> _ABOUT THIS EXERCISE_
Would you repeat the entries beneath, with nothing changed?

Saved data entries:
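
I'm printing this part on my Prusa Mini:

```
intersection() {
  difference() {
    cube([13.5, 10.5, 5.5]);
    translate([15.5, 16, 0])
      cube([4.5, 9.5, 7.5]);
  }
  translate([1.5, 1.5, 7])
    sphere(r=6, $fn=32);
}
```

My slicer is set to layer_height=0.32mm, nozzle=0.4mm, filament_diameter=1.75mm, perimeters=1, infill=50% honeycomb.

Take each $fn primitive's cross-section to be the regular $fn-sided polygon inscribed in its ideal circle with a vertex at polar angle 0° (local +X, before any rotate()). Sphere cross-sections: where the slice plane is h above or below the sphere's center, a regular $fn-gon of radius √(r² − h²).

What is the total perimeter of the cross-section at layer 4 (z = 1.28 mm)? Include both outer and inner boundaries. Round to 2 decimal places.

11.12 mm

At z = 1.28 mm: the cube is present — its section is the full 13.5×10.5 rectangle (perimeter 48.00 mm); the cube at (15.5, 16) is present — its section is the full 4.5×9.5 rectangle (perimeter 28.00 mm); Subtracting the remaining from the first: starting from the 13.5×10.5 cube, the 4.5×9.5 cube at (15.5, 16) misses the remaining region (no effect) — boundary = 48.00 mm; the r=6 sphere at (1.5, 1.5) slices to a regular 32-gon of circumradius 1.812 (√(r²−h²) with h=5.72 from center) (perimeter = 2·32·1.812·sin(180°/32) = 11.36 mm); After intersecting: the r=6 sphere at (1.5, 1.5) partially overlaps that combined region; clipping to the common part keeps 9.41 mm² — boundary = 11.12 mm. Overall, the cross-section is a single solid region. Total boundary length (outer) = 11.12 mm.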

> _TASK OUTPUT_
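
I'm printing this part on my Prusa Mini:

```
intersection() {
  difference() {
    cube([13.5, 10.5, 5.5]);
    translate([15.5, 16, 0])
      cube([4.5, 9.5, 7.5]);
  }
  translate([1.5, 1.5, 7])
    sphere(r=6, $fn=32);
}
```

My slicer is set to layer_height=0.32mm, nozzle=0.4mm, filament_diameter=1.75mm, perimeters=1, infill=50% honeycomb.

Take each $fn primitive's cross-section to be the regular $fn-sided polygon inscribed in its ideal circle with a vertex at polar angle 0° (local +X, before any rotate()). Sphere cross-sections: where the slice plane is h above or below the sphere's center, a regular $fn-gon of radius √(r² − h²).

What is the total perimeter of the cross-section at layer 4 (z = 1.28 mm)? Include both outer and inner boundaries. Round to 2 decimal places.

11.12 mm

At z = 1.28 mm: the cube is present — its section is the full 13.5×10.5 rectangle (perimeter 48.00 mm); the cube at (15.5, 16) is present — its section is the full 4.5×9.5 rectangle (perimeter 28.00 mm); Subtracting the remaining from the first: starting from the 13.5×10.5 cube, the 4.5×9.5 cube at (15.5, 16) misses the remaining region (no effect) — boundary = 48.00 mm; the r=6 sphere at (1.5, 1.5) slices to a regular 32-gon of circumradius 1.812 (√(r²−h²) with h=5.72 from center) (perimeter = 2·32·1.812·sin(180°/32) = 11.36 mm); After intersecting: the r=6 sphere at (1.5, 1.5) partially overlaps that combined region; clipping to the common part keeps 9.41 mm² — boundary = 11.12 mm. Overall, the cross-section is a single solid region. Total boundary length (outer) = 11.12 mm.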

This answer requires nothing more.